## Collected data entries

------------------------------

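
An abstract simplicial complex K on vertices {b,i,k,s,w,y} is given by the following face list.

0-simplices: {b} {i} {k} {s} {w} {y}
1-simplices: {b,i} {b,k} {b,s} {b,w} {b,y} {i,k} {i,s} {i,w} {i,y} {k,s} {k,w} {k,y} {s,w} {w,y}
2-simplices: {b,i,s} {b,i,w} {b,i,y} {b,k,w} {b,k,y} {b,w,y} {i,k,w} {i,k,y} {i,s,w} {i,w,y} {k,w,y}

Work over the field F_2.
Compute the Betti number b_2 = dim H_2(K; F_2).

b_2=3

n_0=6 n_1=14 n_2=11  [Z2]
∂1: piv[bi,bk,bs,bw,by] rk=5  ker:ik,is,iw,iy,ks,kw,ky,sw,wy
∂2: piv[bis,biw,biy,bkw,bky,bwy,ikw,isw] rk=8  ker:iky,iwy,kwy
b_2=(11−8)−0=3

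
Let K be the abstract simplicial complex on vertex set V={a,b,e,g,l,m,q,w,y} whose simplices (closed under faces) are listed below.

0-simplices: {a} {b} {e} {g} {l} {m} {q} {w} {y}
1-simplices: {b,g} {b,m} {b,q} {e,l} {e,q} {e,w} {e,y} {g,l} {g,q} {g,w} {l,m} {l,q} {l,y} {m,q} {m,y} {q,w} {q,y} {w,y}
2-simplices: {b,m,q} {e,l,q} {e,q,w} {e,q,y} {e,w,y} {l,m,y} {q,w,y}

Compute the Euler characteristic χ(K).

n_0=9 n_1=18 n_2=7
χ=+9−18+7=-2

χ(K)=-2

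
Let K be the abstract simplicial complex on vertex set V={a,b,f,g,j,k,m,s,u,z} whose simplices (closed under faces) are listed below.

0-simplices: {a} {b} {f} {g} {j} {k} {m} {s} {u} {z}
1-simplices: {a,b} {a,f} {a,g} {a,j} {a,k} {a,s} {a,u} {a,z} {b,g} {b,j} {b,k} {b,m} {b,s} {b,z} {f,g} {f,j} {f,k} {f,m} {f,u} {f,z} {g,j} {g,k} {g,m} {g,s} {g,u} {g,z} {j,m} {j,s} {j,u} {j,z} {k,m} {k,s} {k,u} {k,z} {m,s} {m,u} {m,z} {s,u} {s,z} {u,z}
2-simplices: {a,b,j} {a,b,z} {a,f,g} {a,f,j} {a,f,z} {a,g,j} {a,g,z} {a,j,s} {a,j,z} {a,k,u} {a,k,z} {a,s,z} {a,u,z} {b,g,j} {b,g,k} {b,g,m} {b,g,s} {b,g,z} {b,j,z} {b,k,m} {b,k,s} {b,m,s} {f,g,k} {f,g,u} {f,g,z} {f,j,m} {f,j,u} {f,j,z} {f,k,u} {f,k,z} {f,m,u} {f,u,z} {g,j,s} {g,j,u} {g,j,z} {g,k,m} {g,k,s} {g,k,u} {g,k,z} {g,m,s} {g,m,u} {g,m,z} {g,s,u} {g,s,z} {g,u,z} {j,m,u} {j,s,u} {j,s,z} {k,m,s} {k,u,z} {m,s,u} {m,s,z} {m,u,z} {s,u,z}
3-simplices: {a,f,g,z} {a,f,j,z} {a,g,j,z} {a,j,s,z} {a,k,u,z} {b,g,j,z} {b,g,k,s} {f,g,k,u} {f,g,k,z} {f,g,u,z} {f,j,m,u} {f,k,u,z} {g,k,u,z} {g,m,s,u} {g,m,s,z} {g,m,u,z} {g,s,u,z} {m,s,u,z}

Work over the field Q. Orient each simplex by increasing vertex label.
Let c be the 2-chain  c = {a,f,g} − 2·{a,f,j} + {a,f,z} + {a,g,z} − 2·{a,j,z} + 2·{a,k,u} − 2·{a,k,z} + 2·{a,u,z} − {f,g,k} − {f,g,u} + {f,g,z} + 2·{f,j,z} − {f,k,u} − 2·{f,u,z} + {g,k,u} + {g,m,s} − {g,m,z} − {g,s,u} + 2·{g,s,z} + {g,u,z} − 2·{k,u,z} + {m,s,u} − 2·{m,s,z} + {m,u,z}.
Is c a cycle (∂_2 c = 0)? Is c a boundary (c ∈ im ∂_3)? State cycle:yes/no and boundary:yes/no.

cycle:yes boundary:yes

n_0=10 n_1=40 n_2=54 n_3=18  [Q]
∂1: piv[ab,af,ag,aj,ak,as,au,az,bm] rk=9  ker:bg,bj,bk,bs,bz,fg,fj,fk,fm,fu,fz,gj,gk,gm,gs,gu,gz,jm,js,ju,jz,km,ks,ku,kz,ms,mu,mz,su,sz,uz
∂2: piv[abj,abz,afg,afj,afz,agj,agz,ajs,ajz,aku,akz,asz,auz,bgj,bgk,bgm,bgs,bkm,bks,bms,fgk,fgu,fjm,fju,fku,fkz,fmu,gjs,gmu,gmz,gsu] rk=31  ker:bgz,bjz,fgz,fjz,fuz,gju,gjz,gkm,gks,gku,gkz,gms,gsz,guz,jmu,jsu,jsz,kms,kuz,msu,msz,muz,suz
∂3: piv[afgz,afjz,agjz,ajsz,akuz,bgjz,bgks,fgku,fgkz,fguz,fjmu,fkuz,gmsu,gmsz,gmuz,gsuz] rk=16  ker:gkuz,msuz
∂2c = 0
c vs im∂3: reduces to 0 ⇒ boundary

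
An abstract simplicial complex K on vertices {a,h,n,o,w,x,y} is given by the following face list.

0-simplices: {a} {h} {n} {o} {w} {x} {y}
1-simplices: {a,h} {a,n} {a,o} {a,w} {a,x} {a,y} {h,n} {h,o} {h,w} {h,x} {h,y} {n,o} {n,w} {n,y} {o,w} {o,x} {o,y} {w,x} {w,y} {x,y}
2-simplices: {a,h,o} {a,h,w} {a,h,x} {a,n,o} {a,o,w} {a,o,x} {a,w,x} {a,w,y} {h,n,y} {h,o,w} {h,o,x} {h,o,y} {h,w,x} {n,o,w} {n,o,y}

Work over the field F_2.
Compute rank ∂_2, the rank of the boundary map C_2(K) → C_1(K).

rank∂_2=12

n_0=7 n_1=20 n_2=15  [Z2]
∂1: piv[ah,an,ao,aw,ax,ay] rk=6  ker:hn,ho,hw,hx,hy,no,nw,ny,ow,ox,oy,wx,wy,xy
∂2: piv[aho,ahw,ahx,ano,aow,aox,awx,awy,hny,hoy,now,noy] rk=12  ker:how,hox,hwx
rk∂_2=12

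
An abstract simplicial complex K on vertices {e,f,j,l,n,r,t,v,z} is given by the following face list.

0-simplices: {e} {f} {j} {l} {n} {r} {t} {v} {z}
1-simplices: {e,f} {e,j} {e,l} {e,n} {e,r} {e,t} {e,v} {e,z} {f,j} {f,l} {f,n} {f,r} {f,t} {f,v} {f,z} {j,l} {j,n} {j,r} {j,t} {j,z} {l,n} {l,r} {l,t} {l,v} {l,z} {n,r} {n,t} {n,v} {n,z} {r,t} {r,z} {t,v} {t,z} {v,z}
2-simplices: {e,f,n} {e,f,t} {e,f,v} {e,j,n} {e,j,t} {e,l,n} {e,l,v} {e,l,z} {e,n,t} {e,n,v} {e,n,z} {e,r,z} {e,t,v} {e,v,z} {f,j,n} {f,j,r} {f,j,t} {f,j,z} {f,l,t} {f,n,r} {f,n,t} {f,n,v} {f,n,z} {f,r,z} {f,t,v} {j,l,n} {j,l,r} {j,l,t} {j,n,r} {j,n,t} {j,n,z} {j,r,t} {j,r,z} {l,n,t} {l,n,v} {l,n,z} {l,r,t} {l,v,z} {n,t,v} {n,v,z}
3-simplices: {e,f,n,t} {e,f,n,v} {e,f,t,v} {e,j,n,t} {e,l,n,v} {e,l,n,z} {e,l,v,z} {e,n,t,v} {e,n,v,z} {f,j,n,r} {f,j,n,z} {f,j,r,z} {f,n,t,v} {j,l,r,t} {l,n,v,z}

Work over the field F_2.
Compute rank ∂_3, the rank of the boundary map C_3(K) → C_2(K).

n_0=9 n_1=34 n_2=40 n_3=15  [Z2]
∂1: piv[ef,ej,el,en,er,et,ev,ez] rk=8  ker:fj,fl,fn,fr,ft,fv,fz,jl,jn,jr,jt,jz,ln,lr,lt,lv,lz,nr,nt,nv,nz,rt,rz,tv,tz,vz
∂2: piv[efn,eft,efv,ejn,ejt,eln,elv,elz,ent,env,enz,erz,etv,evz,fjn,fjr,fjz,flt,fnr,fnz,frz,jln,jlr,jlt,jrt] rk=25  ker:fjt,fnt,fnv,ftv,jnr,jnt,jnz,jrz,lnt,lnv,lnz,lrt,lvz,ntv,nvz
∂3: piv[efnt,efnv,eftv,ejnt,elnv,elnz,elvz,entv,envz,fjnr,fjnz,fjrz,jlrt] rk=13  ker:fntv,lnvz
rk∂_3=13

rank∂_3=13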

------------------------------

The answer must be a single number: the count of lines in the entries that include "listed".

2